» **Prompt**
Out of the records below, copy all lines in which the word "start" occurs.

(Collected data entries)
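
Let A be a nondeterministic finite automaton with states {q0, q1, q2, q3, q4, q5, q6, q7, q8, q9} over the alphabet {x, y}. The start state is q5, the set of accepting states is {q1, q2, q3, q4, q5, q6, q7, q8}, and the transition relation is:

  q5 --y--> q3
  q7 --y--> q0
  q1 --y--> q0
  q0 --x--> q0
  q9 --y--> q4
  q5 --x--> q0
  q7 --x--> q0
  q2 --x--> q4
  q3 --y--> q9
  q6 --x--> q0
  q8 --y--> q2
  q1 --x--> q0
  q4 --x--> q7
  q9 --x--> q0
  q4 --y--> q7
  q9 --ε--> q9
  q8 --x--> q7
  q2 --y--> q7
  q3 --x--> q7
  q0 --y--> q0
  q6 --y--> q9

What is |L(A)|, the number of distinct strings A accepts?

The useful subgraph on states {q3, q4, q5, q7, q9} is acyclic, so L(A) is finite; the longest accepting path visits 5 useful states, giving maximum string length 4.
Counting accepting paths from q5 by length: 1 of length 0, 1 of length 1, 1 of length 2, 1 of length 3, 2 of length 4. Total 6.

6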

==

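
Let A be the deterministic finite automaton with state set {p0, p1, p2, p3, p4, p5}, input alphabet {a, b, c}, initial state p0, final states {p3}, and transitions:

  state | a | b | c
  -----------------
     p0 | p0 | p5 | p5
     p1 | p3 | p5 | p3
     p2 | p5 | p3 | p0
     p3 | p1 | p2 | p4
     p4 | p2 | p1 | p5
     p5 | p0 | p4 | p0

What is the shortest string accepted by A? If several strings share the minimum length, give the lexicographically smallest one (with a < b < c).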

* * *

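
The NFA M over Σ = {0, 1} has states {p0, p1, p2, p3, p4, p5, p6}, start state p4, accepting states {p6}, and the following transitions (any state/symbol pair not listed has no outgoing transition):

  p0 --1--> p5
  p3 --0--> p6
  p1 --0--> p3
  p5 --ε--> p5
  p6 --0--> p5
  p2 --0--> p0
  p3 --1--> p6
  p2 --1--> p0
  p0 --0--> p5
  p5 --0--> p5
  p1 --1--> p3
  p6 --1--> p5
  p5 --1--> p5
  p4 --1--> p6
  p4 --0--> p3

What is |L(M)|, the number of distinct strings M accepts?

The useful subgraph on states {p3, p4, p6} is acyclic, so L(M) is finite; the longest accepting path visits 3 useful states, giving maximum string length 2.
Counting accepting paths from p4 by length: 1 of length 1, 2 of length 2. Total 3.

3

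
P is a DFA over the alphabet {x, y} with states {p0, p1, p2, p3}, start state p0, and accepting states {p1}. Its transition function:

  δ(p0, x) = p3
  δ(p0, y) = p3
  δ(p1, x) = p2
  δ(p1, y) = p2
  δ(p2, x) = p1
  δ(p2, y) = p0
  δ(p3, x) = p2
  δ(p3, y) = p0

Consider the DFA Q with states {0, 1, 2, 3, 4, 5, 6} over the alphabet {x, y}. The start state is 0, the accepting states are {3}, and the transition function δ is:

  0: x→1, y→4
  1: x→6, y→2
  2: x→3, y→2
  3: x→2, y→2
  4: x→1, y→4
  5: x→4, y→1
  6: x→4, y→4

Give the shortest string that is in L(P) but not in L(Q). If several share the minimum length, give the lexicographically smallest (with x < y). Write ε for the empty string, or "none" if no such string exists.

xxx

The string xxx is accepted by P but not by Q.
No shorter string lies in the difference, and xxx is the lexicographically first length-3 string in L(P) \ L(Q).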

» **Solution**
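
Let A be a nondeterministic finite automaton with states {q0, q1, q2, q3, q4, q5, q6, q7, q8, q9} over the alphabet {x, y}. The start state is q5, the set of accepting states is {q1, q2, q3, q4, q5, q6, q7, q8}, and the transition relation is:
The NFA M over Σ = {0, 1} has states {p0, p1, p2, p3, p4, p5, p6}, start state p4, accepting states {p6}, and the following transitions (any state/symbol pair not listed has no outgoing transition):
P is a DFA over the alphabet {x, y} with states {p0, p1, p2, p3}, start state p0, and accepting states {p1}. Its transition function:
Consider the DFA Q with states {0, 1, 2, 3, 4, 5, 6} over the alphabet {x, y}. The start state is 0, the accepting states are {3}, and the transition function δ is: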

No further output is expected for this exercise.